══ Data for this exercise ══

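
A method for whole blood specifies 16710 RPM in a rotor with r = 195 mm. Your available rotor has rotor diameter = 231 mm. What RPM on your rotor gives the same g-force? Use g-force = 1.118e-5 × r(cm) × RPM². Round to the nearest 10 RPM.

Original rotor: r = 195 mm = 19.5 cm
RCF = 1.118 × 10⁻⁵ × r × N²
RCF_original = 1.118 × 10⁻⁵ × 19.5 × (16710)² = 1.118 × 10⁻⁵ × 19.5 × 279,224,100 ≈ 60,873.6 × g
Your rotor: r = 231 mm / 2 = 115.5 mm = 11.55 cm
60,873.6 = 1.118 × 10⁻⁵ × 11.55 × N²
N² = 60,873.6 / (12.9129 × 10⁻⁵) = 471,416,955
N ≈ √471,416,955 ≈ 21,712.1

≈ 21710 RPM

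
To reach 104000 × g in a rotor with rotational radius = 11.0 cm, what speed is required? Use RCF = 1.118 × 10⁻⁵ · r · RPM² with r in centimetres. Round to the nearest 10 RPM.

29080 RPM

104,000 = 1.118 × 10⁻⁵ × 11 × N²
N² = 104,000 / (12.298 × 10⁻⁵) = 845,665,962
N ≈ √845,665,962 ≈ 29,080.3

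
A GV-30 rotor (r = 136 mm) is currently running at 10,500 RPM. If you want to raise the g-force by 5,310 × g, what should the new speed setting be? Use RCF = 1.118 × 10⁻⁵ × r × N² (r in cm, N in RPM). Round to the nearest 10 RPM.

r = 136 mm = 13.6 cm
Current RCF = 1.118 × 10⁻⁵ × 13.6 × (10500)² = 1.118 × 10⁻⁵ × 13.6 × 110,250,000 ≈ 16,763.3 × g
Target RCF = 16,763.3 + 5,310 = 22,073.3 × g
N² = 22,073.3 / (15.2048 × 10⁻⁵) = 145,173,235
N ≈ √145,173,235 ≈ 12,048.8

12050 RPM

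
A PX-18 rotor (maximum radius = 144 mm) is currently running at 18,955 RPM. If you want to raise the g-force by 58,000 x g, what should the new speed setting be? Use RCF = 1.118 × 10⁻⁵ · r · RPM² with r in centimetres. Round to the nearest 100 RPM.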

═══

**What the task requires**
Please repeat every entry, exactly as it was written.

**Answer box**
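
A method for whole blood specifies 16710 RPM in a rotor with r = 195 mm. Your available rotor has rotor diameter = 231 mm. What RPM on your rotor gives the same g-force? Use g-force = 1.118e-5 × r(cm) × RPM². Round to the nearest 10 RPM.

Original rotor: r = 195 mm = 19.5 cm
RCF = 1.118 × 10⁻⁵ × r × N²
RCF_original = 1.118 × 10⁻⁵ × 19.5 × (16710)² = 1.118 × 10⁻⁵ × 19.5 × 279,224,100 ≈ 60,873.6 × g
Your rotor: r = 231 mm / 2 = 115.5 mm = 11.55 cm
60,873.6 = 1.118 × 10⁻⁵ × 11.55 × N²
N² = 60,873.6 / (12.9129 × 10⁻⁵) = 471,416,955
N ≈ √471,416,955 ≈ 21,712.1

≈ 21710 RPM

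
To reach 104000 × g in a rotor with rotational radius = 11.0 cm, what speed is required? Use RCF = 1.118 × 10⁻⁵ · r · RPM² with r in centimetres. Round to the nearest 10 RPM.

29080 RPM

104,000 = 1.118 × 10⁻⁵ × 11 × N²
N² = 104,000 / (12.298 × 10⁻⁵) = 845,665,962
N ≈ √845,665,962 ≈ 29,080.3

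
A GV-30 rotor (r = 136 mm) is currently running at 10,500 RPM. If you want to raise the g-force by 5,310 × g, what should the new speed setting be? Use RCF = 1.118 × 10⁻⁵ × r × N² (r in cm, N in RPM). Round to the nearest 10 RPM.

r = 136 mm = 13.6 cm
Current RCF = 1.118 × 10⁻⁵ × 13.6 × (10500)² = 1.118 × 10⁻⁵ × 13.6 × 110,250,000 ≈ 16,763.3 × g
Target RCF = 16,763.3 + 5,310 = 22,073.3 × g
N² = 22,073.3 / (15.2048 × 10⁻⁵) = 145,173,235
N ≈ √145,173,235 ≈ 12,048.8

12050 RPM

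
A PX-18 rotor (maximum radius = 144 mm) is currently running at 18,955 RPM. If you want to raise the g-force by 58,000 x g, what should the new speed setting be? Use RCF = 1.118 × 10⁻⁵ · r · RPM² with r in centimetres. Round to the nearest 100 RPM.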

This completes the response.